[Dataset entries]
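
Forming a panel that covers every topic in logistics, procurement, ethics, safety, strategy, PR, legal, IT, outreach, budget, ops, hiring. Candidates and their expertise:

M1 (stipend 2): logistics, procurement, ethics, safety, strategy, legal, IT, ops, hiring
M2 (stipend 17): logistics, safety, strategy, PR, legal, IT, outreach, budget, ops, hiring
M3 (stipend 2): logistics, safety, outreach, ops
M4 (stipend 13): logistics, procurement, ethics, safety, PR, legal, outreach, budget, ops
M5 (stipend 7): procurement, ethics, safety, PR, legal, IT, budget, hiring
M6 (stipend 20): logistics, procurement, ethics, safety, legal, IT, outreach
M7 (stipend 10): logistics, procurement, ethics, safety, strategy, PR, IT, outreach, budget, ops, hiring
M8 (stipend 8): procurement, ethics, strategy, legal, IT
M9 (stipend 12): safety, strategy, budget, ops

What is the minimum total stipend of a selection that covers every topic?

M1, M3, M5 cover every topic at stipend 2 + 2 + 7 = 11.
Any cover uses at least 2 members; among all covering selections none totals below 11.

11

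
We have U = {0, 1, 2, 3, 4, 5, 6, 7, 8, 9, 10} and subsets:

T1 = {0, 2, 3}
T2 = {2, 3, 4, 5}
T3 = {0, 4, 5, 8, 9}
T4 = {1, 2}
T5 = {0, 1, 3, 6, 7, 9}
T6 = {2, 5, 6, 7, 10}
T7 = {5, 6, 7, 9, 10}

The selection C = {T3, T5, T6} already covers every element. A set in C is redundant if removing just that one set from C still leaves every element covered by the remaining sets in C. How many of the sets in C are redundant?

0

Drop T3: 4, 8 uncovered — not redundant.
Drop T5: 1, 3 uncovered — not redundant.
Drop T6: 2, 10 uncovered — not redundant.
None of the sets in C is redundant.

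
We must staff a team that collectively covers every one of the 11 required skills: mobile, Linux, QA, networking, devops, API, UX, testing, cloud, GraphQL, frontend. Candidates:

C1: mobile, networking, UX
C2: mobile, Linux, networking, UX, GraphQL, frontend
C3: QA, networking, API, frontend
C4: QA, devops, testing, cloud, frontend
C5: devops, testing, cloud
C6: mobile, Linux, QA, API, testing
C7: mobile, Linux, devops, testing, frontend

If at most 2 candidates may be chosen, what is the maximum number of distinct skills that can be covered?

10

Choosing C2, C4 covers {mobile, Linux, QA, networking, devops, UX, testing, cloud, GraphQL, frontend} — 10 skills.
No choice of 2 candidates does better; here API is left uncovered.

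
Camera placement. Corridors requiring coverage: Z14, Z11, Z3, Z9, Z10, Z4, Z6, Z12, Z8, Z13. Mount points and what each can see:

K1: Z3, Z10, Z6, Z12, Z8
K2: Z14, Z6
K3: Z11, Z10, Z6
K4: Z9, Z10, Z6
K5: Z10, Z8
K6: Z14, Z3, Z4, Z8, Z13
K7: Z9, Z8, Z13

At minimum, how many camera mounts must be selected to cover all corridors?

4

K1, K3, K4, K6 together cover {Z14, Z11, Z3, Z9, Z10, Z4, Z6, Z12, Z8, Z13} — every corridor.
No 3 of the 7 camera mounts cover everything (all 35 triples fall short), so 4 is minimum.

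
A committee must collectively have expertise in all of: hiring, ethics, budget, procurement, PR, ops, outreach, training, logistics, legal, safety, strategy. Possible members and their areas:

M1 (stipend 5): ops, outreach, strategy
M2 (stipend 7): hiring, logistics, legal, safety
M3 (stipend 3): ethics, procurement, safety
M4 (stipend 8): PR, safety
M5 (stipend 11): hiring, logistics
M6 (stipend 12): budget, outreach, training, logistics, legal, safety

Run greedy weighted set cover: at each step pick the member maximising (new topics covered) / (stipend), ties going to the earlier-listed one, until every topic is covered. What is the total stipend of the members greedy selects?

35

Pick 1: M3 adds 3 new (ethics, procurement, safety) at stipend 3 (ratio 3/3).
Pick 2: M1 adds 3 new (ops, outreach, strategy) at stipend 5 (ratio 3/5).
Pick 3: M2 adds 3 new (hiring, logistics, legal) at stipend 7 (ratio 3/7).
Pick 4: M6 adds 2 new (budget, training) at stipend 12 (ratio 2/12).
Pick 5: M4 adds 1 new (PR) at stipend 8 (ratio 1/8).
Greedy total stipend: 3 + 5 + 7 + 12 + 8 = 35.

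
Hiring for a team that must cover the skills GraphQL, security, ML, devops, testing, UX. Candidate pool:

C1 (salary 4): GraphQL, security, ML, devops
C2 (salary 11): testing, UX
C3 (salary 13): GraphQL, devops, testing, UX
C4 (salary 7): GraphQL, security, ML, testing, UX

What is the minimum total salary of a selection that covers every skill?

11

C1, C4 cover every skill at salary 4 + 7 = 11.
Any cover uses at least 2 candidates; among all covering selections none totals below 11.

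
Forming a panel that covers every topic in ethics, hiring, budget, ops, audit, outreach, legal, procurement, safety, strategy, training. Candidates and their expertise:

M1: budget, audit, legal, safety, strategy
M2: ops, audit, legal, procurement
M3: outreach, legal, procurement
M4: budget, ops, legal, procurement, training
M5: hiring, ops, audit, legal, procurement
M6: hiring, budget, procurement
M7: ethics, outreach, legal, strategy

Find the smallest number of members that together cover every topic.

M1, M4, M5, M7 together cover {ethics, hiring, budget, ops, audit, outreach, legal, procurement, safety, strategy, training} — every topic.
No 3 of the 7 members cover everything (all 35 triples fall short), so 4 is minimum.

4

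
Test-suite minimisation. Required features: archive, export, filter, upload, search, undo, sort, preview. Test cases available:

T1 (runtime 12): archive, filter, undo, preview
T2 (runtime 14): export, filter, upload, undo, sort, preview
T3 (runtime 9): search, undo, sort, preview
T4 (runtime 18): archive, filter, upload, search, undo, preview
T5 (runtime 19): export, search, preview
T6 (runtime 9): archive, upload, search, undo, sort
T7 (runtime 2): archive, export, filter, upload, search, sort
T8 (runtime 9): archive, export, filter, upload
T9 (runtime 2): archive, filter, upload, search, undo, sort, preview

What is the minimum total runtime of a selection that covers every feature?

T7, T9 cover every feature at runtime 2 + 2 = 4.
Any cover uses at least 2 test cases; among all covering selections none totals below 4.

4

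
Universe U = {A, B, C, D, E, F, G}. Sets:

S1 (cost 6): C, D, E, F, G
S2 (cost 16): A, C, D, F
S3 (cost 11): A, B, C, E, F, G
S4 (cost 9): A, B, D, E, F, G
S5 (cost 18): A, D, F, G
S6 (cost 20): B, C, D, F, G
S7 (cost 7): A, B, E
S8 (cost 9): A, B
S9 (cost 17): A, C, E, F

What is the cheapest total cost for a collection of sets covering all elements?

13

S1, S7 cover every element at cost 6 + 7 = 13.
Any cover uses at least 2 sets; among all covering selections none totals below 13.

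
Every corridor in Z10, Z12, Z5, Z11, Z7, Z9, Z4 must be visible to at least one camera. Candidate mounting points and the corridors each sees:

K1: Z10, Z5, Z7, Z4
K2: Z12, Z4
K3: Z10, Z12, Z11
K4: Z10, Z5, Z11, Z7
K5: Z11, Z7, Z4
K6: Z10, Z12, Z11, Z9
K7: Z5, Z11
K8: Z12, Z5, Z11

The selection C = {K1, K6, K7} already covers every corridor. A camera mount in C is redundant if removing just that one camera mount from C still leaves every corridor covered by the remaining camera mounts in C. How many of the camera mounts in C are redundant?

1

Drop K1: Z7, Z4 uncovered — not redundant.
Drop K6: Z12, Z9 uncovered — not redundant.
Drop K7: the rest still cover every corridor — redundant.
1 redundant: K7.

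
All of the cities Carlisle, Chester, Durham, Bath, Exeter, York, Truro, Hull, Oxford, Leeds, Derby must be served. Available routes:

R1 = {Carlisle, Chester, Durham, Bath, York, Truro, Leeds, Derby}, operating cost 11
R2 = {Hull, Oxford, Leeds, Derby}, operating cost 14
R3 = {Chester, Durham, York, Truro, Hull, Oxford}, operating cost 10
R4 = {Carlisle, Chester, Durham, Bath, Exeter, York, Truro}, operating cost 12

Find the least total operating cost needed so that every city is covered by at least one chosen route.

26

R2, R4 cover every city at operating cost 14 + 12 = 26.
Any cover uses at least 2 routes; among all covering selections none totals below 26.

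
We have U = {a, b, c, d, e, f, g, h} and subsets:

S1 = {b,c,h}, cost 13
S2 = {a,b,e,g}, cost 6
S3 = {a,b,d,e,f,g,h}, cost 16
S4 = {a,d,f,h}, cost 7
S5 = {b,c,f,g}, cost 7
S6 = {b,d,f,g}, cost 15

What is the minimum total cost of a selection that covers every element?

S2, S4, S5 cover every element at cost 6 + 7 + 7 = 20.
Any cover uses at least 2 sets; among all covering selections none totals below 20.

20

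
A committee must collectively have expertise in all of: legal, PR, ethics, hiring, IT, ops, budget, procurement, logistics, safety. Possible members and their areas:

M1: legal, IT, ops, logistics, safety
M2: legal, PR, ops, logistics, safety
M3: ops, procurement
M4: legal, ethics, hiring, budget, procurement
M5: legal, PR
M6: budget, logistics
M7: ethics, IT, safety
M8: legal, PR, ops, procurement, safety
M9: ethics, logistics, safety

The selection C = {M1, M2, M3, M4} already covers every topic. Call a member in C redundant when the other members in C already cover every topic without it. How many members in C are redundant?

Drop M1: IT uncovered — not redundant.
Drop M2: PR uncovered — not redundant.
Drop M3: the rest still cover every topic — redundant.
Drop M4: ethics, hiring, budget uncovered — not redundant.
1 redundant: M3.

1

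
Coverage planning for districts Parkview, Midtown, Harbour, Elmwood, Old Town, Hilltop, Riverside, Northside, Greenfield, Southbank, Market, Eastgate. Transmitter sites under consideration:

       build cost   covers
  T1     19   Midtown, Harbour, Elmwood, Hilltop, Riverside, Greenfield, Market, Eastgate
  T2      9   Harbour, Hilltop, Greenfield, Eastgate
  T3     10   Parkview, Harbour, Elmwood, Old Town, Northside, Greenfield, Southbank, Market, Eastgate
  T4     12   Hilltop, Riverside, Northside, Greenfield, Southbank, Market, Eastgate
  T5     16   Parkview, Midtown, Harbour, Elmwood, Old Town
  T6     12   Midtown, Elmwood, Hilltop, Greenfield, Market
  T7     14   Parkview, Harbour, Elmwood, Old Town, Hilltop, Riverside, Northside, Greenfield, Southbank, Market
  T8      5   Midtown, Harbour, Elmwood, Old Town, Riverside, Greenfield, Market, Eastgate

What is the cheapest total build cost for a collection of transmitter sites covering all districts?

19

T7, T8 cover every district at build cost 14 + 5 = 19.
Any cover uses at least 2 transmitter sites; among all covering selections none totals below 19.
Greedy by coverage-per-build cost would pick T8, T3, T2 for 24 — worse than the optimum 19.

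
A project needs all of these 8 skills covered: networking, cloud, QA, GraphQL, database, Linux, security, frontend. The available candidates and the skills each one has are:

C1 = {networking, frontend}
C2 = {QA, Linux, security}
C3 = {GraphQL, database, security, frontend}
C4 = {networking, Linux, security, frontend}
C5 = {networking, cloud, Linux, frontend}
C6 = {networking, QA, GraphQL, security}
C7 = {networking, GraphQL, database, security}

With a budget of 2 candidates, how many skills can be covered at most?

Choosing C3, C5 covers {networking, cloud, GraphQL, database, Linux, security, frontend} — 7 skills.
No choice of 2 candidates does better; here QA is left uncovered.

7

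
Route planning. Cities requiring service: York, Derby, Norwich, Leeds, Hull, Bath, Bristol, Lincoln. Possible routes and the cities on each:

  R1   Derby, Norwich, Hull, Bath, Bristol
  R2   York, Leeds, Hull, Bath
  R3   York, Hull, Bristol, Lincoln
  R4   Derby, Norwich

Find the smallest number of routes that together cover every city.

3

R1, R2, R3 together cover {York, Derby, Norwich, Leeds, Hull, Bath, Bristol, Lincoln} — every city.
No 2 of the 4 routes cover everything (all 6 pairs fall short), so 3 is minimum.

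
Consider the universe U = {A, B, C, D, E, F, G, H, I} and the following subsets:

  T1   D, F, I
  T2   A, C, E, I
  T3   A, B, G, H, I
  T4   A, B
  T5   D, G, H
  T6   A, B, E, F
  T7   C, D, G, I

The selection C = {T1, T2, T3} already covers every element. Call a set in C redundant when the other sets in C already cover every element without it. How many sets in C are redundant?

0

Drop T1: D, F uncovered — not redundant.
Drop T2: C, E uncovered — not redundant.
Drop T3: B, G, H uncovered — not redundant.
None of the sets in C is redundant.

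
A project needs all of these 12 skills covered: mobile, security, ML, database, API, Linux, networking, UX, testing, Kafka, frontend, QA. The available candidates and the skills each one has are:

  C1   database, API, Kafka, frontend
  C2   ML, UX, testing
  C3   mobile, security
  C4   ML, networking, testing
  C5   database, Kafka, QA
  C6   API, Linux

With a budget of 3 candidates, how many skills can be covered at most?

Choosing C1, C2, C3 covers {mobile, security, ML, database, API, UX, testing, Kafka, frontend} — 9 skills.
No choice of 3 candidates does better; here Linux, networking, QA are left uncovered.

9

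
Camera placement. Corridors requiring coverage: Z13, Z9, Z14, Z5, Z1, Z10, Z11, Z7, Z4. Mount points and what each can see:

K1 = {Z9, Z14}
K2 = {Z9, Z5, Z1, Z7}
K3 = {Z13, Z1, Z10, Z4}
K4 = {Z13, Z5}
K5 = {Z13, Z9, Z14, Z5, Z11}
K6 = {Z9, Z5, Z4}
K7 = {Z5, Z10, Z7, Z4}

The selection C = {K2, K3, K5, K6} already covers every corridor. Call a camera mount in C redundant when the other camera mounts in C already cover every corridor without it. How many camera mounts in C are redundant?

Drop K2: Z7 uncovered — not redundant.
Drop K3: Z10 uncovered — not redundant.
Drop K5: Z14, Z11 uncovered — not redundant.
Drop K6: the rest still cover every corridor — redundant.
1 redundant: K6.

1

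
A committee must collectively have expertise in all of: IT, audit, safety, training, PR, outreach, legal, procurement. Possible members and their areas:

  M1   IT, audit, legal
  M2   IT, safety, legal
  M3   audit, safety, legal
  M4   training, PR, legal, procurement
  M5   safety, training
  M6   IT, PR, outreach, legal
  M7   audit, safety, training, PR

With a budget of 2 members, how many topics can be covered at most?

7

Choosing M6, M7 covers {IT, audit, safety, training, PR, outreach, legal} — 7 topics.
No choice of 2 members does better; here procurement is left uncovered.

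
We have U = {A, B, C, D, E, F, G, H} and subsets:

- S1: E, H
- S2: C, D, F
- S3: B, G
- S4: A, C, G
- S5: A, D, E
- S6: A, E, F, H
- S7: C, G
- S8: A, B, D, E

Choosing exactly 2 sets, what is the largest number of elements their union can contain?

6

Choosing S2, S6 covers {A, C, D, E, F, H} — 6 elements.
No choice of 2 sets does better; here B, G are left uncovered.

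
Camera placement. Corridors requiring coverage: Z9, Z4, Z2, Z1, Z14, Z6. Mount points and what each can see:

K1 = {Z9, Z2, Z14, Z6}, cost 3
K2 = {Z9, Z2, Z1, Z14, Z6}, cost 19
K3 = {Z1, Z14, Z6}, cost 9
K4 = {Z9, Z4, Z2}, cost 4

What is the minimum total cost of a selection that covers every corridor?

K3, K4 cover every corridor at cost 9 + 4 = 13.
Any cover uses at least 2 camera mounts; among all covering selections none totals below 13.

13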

TASK GOAL: Give back, word for word, the lines of the records that run from the one holding "- S8: A, B, D, E" to the very last.

EXPECTED OUTPUT:
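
- S8: A, B, D, E

Choosing exactly 2 sets, what is the largest number of elements their union can contain?

6

Choosing S2, S6 covers {A, C, D, E, F, H} — 6 elements.
No choice of 2 sets does better; here B, G are left uncovered.

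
Camera placement. Corridors requiring coverage: Z9, Z4, Z2, Z1, Z14, Z6. Mount points and what each can see:

K1 = {Z9, Z2, Z14, Z6}, cost 3
K2 = {Z9, Z2, Z1, Z14, Z6}, cost 19
K3 = {Z1, Z14, Z6}, cost 9
K4 = {Z9, Z4, Z2}, cost 4

What is the minimum total cost of a selection that covers every corridor?

K3, K4 cover every corridor at cost 9 + 4 = 13.
Any cover uses at least 2 camera mounts; among all covering selections none totals below 13.

13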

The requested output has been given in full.